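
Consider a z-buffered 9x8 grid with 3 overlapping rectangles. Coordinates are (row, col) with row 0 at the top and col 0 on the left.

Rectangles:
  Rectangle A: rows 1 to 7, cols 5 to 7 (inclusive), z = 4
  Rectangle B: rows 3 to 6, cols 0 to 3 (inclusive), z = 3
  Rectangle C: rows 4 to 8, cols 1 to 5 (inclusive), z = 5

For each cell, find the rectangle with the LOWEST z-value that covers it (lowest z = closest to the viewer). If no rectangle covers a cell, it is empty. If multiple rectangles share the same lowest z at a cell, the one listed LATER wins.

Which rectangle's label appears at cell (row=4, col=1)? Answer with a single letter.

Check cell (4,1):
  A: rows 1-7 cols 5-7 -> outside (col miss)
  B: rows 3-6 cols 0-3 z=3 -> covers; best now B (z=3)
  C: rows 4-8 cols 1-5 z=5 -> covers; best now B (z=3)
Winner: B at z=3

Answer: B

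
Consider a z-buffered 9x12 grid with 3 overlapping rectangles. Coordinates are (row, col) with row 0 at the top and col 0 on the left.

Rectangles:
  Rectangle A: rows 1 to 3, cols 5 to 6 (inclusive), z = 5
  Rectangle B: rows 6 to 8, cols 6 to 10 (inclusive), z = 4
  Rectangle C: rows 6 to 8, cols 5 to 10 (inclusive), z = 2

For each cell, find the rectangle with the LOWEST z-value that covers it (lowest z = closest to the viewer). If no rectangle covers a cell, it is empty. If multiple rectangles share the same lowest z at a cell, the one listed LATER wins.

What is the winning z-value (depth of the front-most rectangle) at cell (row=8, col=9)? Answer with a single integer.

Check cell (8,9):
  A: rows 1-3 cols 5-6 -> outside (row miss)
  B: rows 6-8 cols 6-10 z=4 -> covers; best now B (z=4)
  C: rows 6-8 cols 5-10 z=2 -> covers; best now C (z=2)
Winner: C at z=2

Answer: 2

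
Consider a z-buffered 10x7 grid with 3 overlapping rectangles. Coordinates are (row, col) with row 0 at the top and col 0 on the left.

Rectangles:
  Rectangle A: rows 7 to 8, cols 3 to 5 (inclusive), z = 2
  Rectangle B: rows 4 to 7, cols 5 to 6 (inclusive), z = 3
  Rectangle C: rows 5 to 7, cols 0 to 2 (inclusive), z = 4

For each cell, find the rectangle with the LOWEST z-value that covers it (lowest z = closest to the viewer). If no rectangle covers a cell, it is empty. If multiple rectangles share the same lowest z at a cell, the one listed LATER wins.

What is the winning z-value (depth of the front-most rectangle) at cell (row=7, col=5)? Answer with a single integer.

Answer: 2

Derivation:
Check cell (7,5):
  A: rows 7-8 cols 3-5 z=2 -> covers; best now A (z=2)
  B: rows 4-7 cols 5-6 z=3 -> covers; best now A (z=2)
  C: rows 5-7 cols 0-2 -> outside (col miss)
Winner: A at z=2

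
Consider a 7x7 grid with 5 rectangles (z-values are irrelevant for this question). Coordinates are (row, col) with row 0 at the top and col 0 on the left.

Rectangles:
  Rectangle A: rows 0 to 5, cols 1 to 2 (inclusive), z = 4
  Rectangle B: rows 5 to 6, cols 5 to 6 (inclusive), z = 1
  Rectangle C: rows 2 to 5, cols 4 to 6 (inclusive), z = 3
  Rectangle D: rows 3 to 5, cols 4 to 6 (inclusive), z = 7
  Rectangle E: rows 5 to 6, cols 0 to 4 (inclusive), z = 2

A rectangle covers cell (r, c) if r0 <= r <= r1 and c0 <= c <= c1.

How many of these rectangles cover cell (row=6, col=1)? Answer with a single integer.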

------------------------------------------------------------

### Task prompt
Every record above needs to be restated exactly.

### Solution to this problem
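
Consider a z-buffered 9x8 grid with 3 overlapping rectangles. Coordinates are (row, col) with row 0 at the top and col 0 on the left.

Rectangles:
  Rectangle A: rows 1 to 7, cols 5 to 7 (inclusive), z = 4
  Rectangle B: rows 3 to 6, cols 0 to 3 (inclusive), z = 3
  Rectangle C: rows 4 to 8, cols 1 to 5 (inclusive), z = 5

For each cell, find the rectangle with the LOWEST z-value that covers it (lowest z = closest to the viewer). If no rectangle covers a cell, it is empty. If multiple rectangles share the same lowest z at a cell, the one listed LATER wins.

Which rectangle's label appears at cell (row=4, col=1)? Answer with a single letter.

Check cell (4,1):
  A: rows 1-7 cols 5-7 -> outside (col miss)
  B: rows 3-6 cols 0-3 z=3 -> covers; best now B (z=3)
  C: rows 4-8 cols 1-5 z=5 -> covers; best now B (z=3)
Winner: B at z=3

Answer: B

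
Consider a z-buffered 9x12 grid with 3 overlapping rectangles. Coordinates are (row, col) with row 0 at the top and col 0 on the left.

Rectangles:
  Rectangle A: rows 1 to 3, cols 5 to 6 (inclusive), z = 5
  Rectangle B: rows 6 to 8, cols 6 to 10 (inclusive), z = 4
  Rectangle C: rows 6 to 8, cols 5 to 10 (inclusive), z = 2

For each cell, find the rectangle with the LOWEST z-value that covers it (lowest z = closest to the viewer). If no rectangle covers a cell, it is empty. If multiple rectangles share the same lowest z at a cell, the one listed LATER wins.

What is the winning z-value (depth of the front-most rectangle) at cell (row=8, col=9)? Answer with a single integer.

Check cell (8,9):
  A: rows 1-3 cols 5-6 -> outside (row miss)
  B: rows 6-8 cols 6-10 z=4 -> covers; best now B (z=4)
  C: rows 6-8 cols 5-10 z=2 -> covers; best now C (z=2)
Winner: C at z=2

Answer: 2

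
Consider a z-buffered 10x7 grid with 3 overlapping rectangles. Coordinates are (row, col) with row 0 at the top and col 0 on the left.

Rectangles:
  Rectangle A: rows 7 to 8, cols 3 to 5 (inclusive), z = 2
  Rectangle B: rows 4 to 7, cols 5 to 6 (inclusive), z = 3
  Rectangle C: rows 5 to 7, cols 0 to 2 (inclusive), z = 4

For each cell, find the rectangle with the LOWEST z-value that covers it (lowest z = closest to the viewer). If no rectangle covers a cell, it is empty. If multiple rectangles share the same lowest z at a cell, the one listed LATER wins.

What is the winning z-value (depth of the front-most rectangle) at cell (row=7, col=5)? Answer with a single integer.

Answer: 2

Derivation:
Check cell (7,5):
  A: rows 7-8 cols 3-5 z=2 -> covers; best now A (z=2)
  B: rows 4-7 cols 5-6 z=3 -> covers; best now A (z=2)
  C: rows 5-7 cols 0-2 -> outside (col miss)
Winner: A at z=2

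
Consider a 7x7 grid with 5 rectangles (z-values are irrelevant for this question). Coordinates are (row, col) with row 0 at the top and col 0 on the left.

Rectangles:
  Rectangle A: rows 0 to 5, cols 1 to 2 (inclusive), z = 4
  Rectangle B: rows 5 to 6, cols 5 to 6 (inclusive), z = 1
  Rectangle C: rows 2 to 5, cols 4 to 6 (inclusive), z = 3
  Rectangle D: rows 3 to 5, cols 4 to 6 (inclusive), z = 7
  Rectangle E: rows 5 to 6, cols 0 to 4 (inclusive), z = 2

A rectangle covers cell (r, c) if r0 <= r <= r1 and c0 <= c <= c1.

How many of these rectangles cover cell (row=6, col=1)? Answer with a single integer.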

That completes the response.